Required work.
Would you please copy every line from the records that contains the word "will"?

Exercise inputs.
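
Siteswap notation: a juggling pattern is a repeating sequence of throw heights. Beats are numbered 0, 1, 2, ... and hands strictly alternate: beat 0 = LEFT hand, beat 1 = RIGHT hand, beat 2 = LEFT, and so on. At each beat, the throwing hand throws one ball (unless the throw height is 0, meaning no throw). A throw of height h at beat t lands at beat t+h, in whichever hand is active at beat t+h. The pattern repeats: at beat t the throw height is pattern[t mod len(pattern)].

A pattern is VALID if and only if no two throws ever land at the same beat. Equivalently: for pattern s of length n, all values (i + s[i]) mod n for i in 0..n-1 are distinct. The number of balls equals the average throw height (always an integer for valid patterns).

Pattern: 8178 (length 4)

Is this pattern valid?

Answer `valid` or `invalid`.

Answer: valid

Derivation:
i=0: (i + s[i]) mod n = (0 + 8) mod 4 = 0
i=1: (i + s[i]) mod n = (1 + 1) mod 4 = 2
i=2: (i + s[i]) mod n = (2 + 7) mod 4 = 1
i=3: (i + s[i]) mod n = (3 + 8) mod 4 = 3
Residues: [0, 2, 1, 3], distinct: True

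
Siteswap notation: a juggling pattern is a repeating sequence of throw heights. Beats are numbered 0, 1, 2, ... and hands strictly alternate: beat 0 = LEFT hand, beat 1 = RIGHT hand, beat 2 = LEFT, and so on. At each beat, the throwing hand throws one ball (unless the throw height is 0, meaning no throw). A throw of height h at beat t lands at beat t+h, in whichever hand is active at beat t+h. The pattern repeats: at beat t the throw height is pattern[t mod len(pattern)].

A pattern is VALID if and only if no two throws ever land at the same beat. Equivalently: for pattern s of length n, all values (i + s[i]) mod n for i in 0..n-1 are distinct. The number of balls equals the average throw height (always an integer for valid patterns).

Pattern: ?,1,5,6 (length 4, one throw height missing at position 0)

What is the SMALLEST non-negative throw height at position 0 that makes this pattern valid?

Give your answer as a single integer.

Answer: 0

Derivation:
i=0: s[i]=? (unknown)
i=1: (1 + 1) mod 4 = 2
i=2: (2 + 5) mod 4 = 3
i=3: (3 + 6) mod 4 = 1
Known residues: [1, 2, 3]; need a permutation of 0..3, so missing residue r = 0
Need (0 + s) mod 4 = 0; smallest s = (0 - 0) mod 4 = 0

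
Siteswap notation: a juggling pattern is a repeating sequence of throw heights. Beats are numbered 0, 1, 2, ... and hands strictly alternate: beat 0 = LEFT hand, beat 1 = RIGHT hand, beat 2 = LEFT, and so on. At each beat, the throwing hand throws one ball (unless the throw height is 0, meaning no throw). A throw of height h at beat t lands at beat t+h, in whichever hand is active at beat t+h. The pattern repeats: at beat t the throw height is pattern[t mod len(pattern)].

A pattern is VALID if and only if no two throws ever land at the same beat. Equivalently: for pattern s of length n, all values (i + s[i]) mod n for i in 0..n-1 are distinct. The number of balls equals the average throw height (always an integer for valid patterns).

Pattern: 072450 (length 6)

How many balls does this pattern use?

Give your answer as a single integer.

Answer: 3

Derivation:
Pattern = [0, 7, 2, 4, 5, 0], length n = 6
  position 0: throw height = 0, running sum = 0
  position 1: throw height = 7, running sum = 7
  position 2: throw height = 2, running sum = 9
  position 3: throw height = 4, running sum = 13
  position 4: throw height = 5, running sum = 18
  position 5: throw height = 0, running sum = 18
Total sum = 18; balls = sum / n = 18 / 6 = 3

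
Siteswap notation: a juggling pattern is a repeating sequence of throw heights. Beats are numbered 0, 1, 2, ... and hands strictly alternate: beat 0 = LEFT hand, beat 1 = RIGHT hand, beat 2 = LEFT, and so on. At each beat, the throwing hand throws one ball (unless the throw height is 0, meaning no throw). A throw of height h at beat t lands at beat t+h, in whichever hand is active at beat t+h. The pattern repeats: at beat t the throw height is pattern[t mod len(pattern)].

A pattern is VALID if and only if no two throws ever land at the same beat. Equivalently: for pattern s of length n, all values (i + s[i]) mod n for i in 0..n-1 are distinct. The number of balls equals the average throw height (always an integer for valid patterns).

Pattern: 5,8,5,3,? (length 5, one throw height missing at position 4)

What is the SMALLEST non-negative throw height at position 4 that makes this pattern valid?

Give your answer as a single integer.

i=0: (0 + 5) mod 5 = 0
i=1: (1 + 8) mod 5 = 4
i=2: (2 + 5) mod 5 = 2
i=3: (3 + 3) mod 5 = 1
i=4: s[i]=? (unknown)
Known residues: [0, 1, 2, 4]; need a permutation of 0..4, so missing residue r = 3
Need (4 + s) mod 5 = 3; smallest s = (3 - 4) mod 5 = 4

Answer: 4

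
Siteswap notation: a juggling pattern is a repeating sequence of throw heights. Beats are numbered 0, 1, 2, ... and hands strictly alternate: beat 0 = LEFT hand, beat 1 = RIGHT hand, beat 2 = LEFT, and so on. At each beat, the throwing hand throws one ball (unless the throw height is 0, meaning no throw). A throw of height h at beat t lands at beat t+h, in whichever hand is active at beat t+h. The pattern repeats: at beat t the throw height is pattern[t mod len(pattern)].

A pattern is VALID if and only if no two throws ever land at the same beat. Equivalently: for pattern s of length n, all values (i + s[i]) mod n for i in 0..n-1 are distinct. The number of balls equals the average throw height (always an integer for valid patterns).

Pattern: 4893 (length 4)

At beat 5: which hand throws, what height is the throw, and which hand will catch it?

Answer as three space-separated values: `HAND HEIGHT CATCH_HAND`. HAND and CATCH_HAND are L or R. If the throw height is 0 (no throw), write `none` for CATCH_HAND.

Beat 5: 5 mod 2 = 1, so hand = R
Throw height = pattern[5 mod 4] = pattern[1] = 8
Lands at beat 5+8=13, 13 mod 2 = 1, so catch hand = R

Answer: R 8 R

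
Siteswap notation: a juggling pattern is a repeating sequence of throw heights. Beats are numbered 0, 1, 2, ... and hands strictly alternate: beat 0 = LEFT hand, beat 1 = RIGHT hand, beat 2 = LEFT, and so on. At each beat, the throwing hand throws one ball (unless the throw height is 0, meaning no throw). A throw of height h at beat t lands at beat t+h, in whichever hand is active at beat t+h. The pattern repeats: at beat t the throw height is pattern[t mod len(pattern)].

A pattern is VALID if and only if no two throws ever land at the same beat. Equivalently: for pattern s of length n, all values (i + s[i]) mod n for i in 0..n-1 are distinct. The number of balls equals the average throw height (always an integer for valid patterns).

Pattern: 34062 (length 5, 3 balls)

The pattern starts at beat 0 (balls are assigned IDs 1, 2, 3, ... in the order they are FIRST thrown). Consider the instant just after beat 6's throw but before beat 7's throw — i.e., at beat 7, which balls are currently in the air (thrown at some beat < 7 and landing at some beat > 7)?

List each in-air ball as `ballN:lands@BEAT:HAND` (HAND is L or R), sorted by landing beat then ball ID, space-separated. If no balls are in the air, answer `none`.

Answer: ball2:lands@8:L ball1:lands@9:R ball3:lands@10:L

Derivation:
Beat 0 (L): throw ball1 h=3 -> lands@3:R; in-air after throw: [b1@3:R]
Beat 1 (R): throw ball2 h=4 -> lands@5:R; in-air after throw: [b1@3:R b2@5:R]
Beat 3 (R): throw ball1 h=6 -> lands@9:R; in-air after throw: [b2@5:R b1@9:R]
Beat 4 (L): throw ball3 h=2 -> lands@6:L; in-air after throw: [b2@5:R b3@6:L b1@9:R]
Beat 5 (R): throw ball2 h=3 -> lands@8:L; in-air after throw: [b3@6:L b2@8:L b1@9:R]
Beat 6 (L): throw ball3 h=4 -> lands@10:L; in-air after throw: [b2@8:L b1@9:R b3@10:L]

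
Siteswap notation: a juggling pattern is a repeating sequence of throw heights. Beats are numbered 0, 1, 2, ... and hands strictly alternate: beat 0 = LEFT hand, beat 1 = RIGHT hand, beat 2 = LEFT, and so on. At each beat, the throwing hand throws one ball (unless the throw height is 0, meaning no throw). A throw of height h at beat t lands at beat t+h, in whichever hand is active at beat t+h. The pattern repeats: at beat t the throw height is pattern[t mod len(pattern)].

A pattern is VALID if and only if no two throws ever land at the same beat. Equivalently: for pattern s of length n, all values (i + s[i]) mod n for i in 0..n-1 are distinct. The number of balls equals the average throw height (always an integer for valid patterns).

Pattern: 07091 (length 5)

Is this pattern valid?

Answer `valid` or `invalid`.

i=0: (i + s[i]) mod n = (0 + 0) mod 5 = 0
i=1: (i + s[i]) mod n = (1 + 7) mod 5 = 3
i=2: (i + s[i]) mod n = (2 + 0) mod 5 = 2
i=3: (i + s[i]) mod n = (3 + 9) mod 5 = 2
i=4: (i + s[i]) mod n = (4 + 1) mod 5 = 0
Residues: [0, 3, 2, 2, 0], distinct: False

Answer: invalid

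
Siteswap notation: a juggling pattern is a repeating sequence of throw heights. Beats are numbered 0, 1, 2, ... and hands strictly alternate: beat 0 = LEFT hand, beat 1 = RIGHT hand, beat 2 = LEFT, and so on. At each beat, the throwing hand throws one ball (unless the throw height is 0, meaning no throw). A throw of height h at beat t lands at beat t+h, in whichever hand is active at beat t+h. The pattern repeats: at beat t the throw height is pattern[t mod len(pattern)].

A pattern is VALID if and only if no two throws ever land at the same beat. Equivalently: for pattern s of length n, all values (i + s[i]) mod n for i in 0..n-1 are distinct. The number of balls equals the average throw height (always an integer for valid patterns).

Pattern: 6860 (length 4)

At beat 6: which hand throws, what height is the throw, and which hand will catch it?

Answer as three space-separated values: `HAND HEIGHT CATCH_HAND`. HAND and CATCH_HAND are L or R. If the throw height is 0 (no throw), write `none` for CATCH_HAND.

Beat 6: 6 mod 2 = 0, so hand = L
Throw height = pattern[6 mod 4] = pattern[2] = 6
Lands at beat 6+6=12, 12 mod 2 = 0, so catch hand = L

Answer: L 6 L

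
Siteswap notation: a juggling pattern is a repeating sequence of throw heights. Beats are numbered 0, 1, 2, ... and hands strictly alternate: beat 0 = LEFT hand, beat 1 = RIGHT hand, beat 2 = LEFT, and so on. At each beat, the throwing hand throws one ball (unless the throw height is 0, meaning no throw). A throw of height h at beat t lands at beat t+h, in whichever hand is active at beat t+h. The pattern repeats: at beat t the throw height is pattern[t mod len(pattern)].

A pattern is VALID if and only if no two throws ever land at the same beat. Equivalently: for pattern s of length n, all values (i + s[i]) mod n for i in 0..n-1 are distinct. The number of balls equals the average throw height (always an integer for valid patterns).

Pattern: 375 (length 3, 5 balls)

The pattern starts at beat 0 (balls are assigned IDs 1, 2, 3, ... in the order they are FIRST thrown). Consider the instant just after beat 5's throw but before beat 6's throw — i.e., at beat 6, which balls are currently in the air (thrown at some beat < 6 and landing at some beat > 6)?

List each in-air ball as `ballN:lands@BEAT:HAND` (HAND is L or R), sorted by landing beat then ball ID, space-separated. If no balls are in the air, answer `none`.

Answer: ball3:lands@7:R ball2:lands@8:L ball5:lands@10:L ball4:lands@11:R

Derivation:
Beat 0 (L): throw ball1 h=3 -> lands@3:R; in-air after throw: [b1@3:R]
Beat 1 (R): throw ball2 h=7 -> lands@8:L; in-air after throw: [b1@3:R b2@8:L]
Beat 2 (L): throw ball3 h=5 -> lands@7:R; in-air after throw: [b1@3:R b3@7:R b2@8:L]
Beat 3 (R): throw ball1 h=3 -> lands@6:L; in-air after throw: [b1@6:L b3@7:R b2@8:L]
Beat 4 (L): throw ball4 h=7 -> lands@11:R; in-air after throw: [b1@6:L b3@7:R b2@8:L b4@11:R]
Beat 5 (R): throw ball5 h=5 -> lands@10:L; in-air after throw: [b1@6:L b3@7:R b2@8:L b5@10:L b4@11:R]
Beat 6 (L): throw ball1 h=3 -> lands@9:R; in-air after throw: [b3@7:R b2@8:L b1@9:R b5@10:L b4@11:R]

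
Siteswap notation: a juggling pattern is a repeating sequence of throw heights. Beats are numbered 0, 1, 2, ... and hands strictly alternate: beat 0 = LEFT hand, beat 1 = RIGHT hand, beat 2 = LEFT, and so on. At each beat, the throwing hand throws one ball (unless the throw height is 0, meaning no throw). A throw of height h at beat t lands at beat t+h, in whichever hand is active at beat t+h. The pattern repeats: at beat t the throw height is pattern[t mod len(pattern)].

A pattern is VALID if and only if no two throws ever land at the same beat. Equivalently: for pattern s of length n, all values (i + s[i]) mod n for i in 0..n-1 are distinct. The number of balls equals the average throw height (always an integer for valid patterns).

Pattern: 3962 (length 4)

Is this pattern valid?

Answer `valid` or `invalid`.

i=0: (i + s[i]) mod n = (0 + 3) mod 4 = 3
i=1: (i + s[i]) mod n = (1 + 9) mod 4 = 2
i=2: (i + s[i]) mod n = (2 + 6) mod 4 = 0
i=3: (i + s[i]) mod n = (3 + 2) mod 4 = 1
Residues: [3, 2, 0, 1], distinct: True

Answer: valid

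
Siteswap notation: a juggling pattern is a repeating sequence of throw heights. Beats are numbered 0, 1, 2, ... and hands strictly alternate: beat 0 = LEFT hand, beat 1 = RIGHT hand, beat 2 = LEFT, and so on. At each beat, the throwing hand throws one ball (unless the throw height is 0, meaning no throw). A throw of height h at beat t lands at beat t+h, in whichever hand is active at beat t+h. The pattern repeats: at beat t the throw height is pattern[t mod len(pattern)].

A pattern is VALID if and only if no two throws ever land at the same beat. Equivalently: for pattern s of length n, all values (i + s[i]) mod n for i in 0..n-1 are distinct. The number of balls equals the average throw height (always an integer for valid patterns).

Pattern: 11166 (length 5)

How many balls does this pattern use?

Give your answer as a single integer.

Pattern = [1, 1, 1, 6, 6], length n = 5
  position 0: throw height = 1, running sum = 1
  position 1: throw height = 1, running sum = 2
  position 2: throw height = 1, running sum = 3
  position 3: throw height = 6, running sum = 9
  position 4: throw height = 6, running sum = 15
Total sum = 15; balls = sum / n = 15 / 5 = 3

Answer: 3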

Task response.
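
At beat 5: which hand throws, what height is the throw, and which hand will catch it?
At beat 6: which hand throws, what height is the throw, and which hand will catch it?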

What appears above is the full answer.